_Exercise details:_ For each line in the records, produce an exact copy.

_Collected data entries:_

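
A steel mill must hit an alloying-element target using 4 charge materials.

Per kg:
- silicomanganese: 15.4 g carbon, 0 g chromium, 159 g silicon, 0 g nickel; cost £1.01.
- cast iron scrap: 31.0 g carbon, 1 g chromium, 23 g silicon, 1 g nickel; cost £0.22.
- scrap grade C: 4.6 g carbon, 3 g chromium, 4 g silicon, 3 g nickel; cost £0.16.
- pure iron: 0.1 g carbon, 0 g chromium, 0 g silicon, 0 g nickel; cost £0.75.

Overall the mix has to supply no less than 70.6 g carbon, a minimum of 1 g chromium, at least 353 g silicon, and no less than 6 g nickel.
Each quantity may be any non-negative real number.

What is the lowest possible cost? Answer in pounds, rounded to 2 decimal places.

Treat it as an LP. Let x1 = kg of silicomanganese, x2 = kg of cast iron scrap, x3 = kg of scrap grade C, x4 = kg of pure iron.
Minimize 1.01x1 + 0.22x2 + 0.16x3 + 0.75x4 with:
  15.4x1 + 31x2 + 4.6x3 + 0.1x4 ≥ 70.6   (carbon)
  1x2 + 3x3 ≥ 1   (chromium)
  159x1 + 23x2 + 4x3 ≥ 353   (silicon)
  1x2 + 3x3 ≥ 6   (nickel)
  x1, x2, x3, x4 ≥ 0.
The cheapest feasible vertex uses only silicomanganese, cast iron scrap, scrap grade C; pure iron is not used. The carbon, silicon, nickel requirements are met with equality.
Optimal quantities: silicomanganese = 2.03 kg, cast iron scrap = 1.023 kg, scrap grade C = 1.659 kg.
Hence cost = 1.01·2.03 + 0.22·1.023 + 0.16·1.659 = £2.5408.

£2.54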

_Exercise response:_
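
A steel mill must hit an alloying-element target using 4 charge materials.

Per kg:
- silicomanganese: 15.4 g carbon, 0 g chromium, 159 g silicon, 0 g nickel; cost £1.01.
- cast iron scrap: 31.0 g carbon, 1 g chromium, 23 g silicon, 1 g nickel; cost £0.22.
- scrap grade C: 4.6 g carbon, 3 g chromium, 4 g silicon, 3 g nickel; cost £0.16.
- pure iron: 0.1 g carbon, 0 g chromium, 0 g silicon, 0 g nickel; cost £0.75.

Overall the mix has to supply no less than 70.6 g carbon, a minimum of 1 g chromium, at least 353 g silicon, and no less than 6 g nickel.
Each quantity may be any non-negative real number.

What is the lowest possible cost? Answer in pounds, rounded to 2 decimal places.

Treat it as an LP. Let x1 = kg of silicomanganese, x2 = kg of cast iron scrap, x3 = kg of scrap grade C, x4 = kg of pure iron.
Minimize 1.01x1 + 0.22x2 + 0.16x3 + 0.75x4 with:
  15.4x1 + 31x2 + 4.6x3 + 0.1x4 ≥ 70.6   (carbon)
  1x2 + 3x3 ≥ 1   (chromium)
  159x1 + 23x2 + 4x3 ≥ 353   (silicon)
  1x2 + 3x3 ≥ 6   (nickel)
  x1, x2, x3, x4 ≥ 0.
The cheapest feasible vertex uses only silicomanganese, cast iron scrap, scrap grade C; pure iron is not used. The carbon, silicon, nickel requirements are met with equality.
Optimal quantities: silicomanganese = 2.03 kg, cast iron scrap = 1.023 kg, scrap grade C = 1.659 kg.
Hence cost = 1.01·2.03 + 0.22·1.023 + 0.16·1.659 = £2.5408.

£2.54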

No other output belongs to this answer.